Segment Start: RECORDS PROVIDED

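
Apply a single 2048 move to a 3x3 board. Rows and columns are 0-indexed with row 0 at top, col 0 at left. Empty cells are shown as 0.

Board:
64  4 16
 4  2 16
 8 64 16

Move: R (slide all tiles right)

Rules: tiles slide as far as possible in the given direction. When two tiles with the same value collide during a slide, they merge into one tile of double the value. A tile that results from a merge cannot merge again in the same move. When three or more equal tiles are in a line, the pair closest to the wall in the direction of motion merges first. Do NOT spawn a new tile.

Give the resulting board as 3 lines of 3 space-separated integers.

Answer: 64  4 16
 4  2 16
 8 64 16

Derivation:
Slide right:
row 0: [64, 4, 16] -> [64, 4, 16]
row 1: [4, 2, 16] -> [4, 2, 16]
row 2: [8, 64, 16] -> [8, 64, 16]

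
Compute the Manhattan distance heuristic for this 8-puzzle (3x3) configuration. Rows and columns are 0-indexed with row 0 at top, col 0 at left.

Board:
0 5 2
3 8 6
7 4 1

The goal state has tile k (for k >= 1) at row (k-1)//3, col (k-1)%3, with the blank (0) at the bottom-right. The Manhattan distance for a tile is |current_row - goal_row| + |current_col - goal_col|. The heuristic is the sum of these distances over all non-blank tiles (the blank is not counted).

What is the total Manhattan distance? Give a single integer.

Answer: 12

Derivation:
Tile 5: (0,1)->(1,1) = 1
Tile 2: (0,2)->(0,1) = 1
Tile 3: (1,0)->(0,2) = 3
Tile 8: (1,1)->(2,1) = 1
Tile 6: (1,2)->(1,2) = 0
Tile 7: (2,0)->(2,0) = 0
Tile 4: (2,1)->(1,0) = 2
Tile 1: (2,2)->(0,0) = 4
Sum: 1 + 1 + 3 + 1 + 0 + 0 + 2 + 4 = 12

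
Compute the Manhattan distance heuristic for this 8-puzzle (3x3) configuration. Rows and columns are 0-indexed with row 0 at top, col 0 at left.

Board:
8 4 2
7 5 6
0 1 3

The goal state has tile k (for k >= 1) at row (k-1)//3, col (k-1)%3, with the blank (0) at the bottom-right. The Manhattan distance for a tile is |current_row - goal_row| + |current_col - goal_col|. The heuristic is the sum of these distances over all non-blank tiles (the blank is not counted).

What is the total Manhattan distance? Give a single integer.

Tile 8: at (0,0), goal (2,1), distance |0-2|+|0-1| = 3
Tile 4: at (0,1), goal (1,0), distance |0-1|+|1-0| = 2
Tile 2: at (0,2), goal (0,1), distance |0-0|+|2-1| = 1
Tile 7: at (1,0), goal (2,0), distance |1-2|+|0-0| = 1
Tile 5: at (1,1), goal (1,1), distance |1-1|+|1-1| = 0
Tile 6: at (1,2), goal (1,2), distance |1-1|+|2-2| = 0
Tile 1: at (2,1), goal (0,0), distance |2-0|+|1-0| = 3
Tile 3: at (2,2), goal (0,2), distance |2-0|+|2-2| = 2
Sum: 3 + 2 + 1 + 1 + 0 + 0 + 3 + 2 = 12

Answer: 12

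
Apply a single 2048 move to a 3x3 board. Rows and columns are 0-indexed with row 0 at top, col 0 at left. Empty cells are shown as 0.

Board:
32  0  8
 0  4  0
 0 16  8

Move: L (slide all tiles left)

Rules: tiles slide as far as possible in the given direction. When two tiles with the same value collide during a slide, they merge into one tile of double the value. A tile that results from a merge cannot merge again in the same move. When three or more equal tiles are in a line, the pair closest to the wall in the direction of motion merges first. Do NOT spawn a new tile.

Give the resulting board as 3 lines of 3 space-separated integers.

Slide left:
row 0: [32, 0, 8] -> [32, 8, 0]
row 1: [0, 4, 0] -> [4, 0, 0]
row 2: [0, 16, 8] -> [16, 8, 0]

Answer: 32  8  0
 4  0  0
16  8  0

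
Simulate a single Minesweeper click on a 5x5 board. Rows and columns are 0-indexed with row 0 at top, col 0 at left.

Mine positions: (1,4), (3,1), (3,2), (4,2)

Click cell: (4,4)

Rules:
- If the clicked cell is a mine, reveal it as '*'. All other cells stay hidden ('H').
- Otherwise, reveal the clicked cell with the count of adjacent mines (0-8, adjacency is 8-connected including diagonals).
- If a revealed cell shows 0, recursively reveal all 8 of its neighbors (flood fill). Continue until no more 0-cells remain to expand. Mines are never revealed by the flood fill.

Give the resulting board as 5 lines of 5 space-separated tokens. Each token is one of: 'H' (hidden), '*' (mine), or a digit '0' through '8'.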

Segment End: RECORDS PROVIDED

**PROBLEM REQUIREMENTS**
Each line of the data above needs to be returned exactly.

**EXERCISE RESULT**
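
Apply a single 2048 move to a 3x3 board. Rows and columns are 0-indexed with row 0 at top, col 0 at left. Empty cells are shown as 0.

Board:
64  4 16
 4  2 16
 8 64 16

Move: R (slide all tiles right)

Rules: tiles slide as far as possible in the given direction. When two tiles with the same value collide during a slide, they merge into one tile of double the value. A tile that results from a merge cannot merge again in the same move. When three or more equal tiles are in a line, the pair closest to the wall in the direction of motion merges first. Do NOT spawn a new tile.

Give the resulting board as 3 lines of 3 space-separated integers.

Answer: 64  4 16
 4  2 16
 8 64 16

Derivation:
Slide right:
row 0: [64, 4, 16] -> [64, 4, 16]
row 1: [4, 2, 16] -> [4, 2, 16]
row 2: [8, 64, 16] -> [8, 64, 16]

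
Compute the Manhattan distance heuristic for this 8-puzzle (3x3) configuration. Rows and columns are 0-indexed with row 0 at top, col 0 at left.

Board:
0 5 2
3 8 6
7 4 1

The goal state has tile k (for k >= 1) at row (k-1)//3, col (k-1)%3, with the blank (0) at the bottom-right. The Manhattan distance for a tile is |current_row - goal_row| + |current_col - goal_col|. The heuristic is the sum of these distances over all non-blank tiles (the blank is not counted).

What is the total Manhattan distance? Give a single integer.

Answer: 12

Derivation:
Tile 5: (0,1)->(1,1) = 1
Tile 2: (0,2)->(0,1) = 1
Tile 3: (1,0)->(0,2) = 3
Tile 8: (1,1)->(2,1) = 1
Tile 6: (1,2)->(1,2) = 0
Tile 7: (2,0)->(2,0) = 0
Tile 4: (2,1)->(1,0) = 2
Tile 1: (2,2)->(0,0) = 4
Sum: 1 + 1 + 3 + 1 + 0 + 0 + 2 + 4 = 12

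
Compute the Manhattan distance heuristic for this 8-puzzle (3x3) configuration. Rows and columns are 0-indexed with row 0 at top, col 0 at left.

Board:
8 4 2
7 5 6
0 1 3

The goal state has tile k (for k >= 1) at row (k-1)//3, col (k-1)%3, with the blank (0) at the bottom-right. The Manhattan distance for a tile is |current_row - goal_row| + |current_col - goal_col|. The heuristic is the sum of these distances over all non-blank tiles (the blank is not counted).

What is the total Manhattan distance? Give a single integer.

Tile 8: at (0,0), goal (2,1), distance |0-2|+|0-1| = 3
Tile 4: at (0,1), goal (1,0), distance |0-1|+|1-0| = 2
Tile 2: at (0,2), goal (0,1), distance |0-0|+|2-1| = 1
Tile 7: at (1,0), goal (2,0), distance |1-2|+|0-0| = 1
Tile 5: at (1,1), goal (1,1), distance |1-1|+|1-1| = 0
Tile 6: at (1,2), goal (1,2), distance |1-1|+|2-2| = 0
Tile 1: at (2,1), goal (0,0), distance |2-0|+|1-0| = 3
Tile 3: at (2,2), goal (0,2), distance |2-0|+|2-2| = 2
Sum: 3 + 2 + 1 + 1 + 0 + 0 + 3 + 2 = 12

Answer: 12

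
Apply a single 2048 move to a 3x3 board. Rows and columns are 0-indexed with row 0 at top, col 0 at left. Empty cells are shown as 0.

Board:
32  0  8
 0  4  0
 0 16  8

Move: L (slide all tiles left)

Rules: tiles slide as far as possible in the given direction. When two tiles with the same value collide during a slide, they merge into one tile of double the value. A tile that results from a merge cannot merge again in the same move. When three or more equal tiles are in a line, the pair closest to the wall in the direction of motion merges first. Do NOT spawn a new tile.

Give the resulting board as 3 lines of 3 space-separated integers.

Slide left:
row 0: [32, 0, 8] -> [32, 8, 0]
row 1: [0, 4, 0] -> [4, 0, 0]
row 2: [0, 16, 8] -> [16, 8, 0]

Answer: 32  8  0
 4  0  0
16  8  0

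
Simulate a single Minesweeper click on a 5x5 board. Rows and columns are 0-indexed with row 0 at top, col 0 at left.

Mine positions: (1,4), (3,1), (3,2), (4,2)

Click cell: (4,4)

Rules:
- If the clicked cell is a mine, reveal it as '*'. All other cells stay hidden ('H').
- Otherwise, reveal the clicked cell with the count of adjacent mines (0-8, adjacency is 8-connected including diagonals).
- If a revealed cell shows 0, recursively reveal all 8 of its neighbors (flood fill). Continue until no more 0-cells remain to expand. Mines are never revealed by the flood fill.

Give the resulting board as 5 lines of 5 space-separated tokens. Each token is one of: 'H' (hidden), '*' (mine), or a digit '0' through '8'.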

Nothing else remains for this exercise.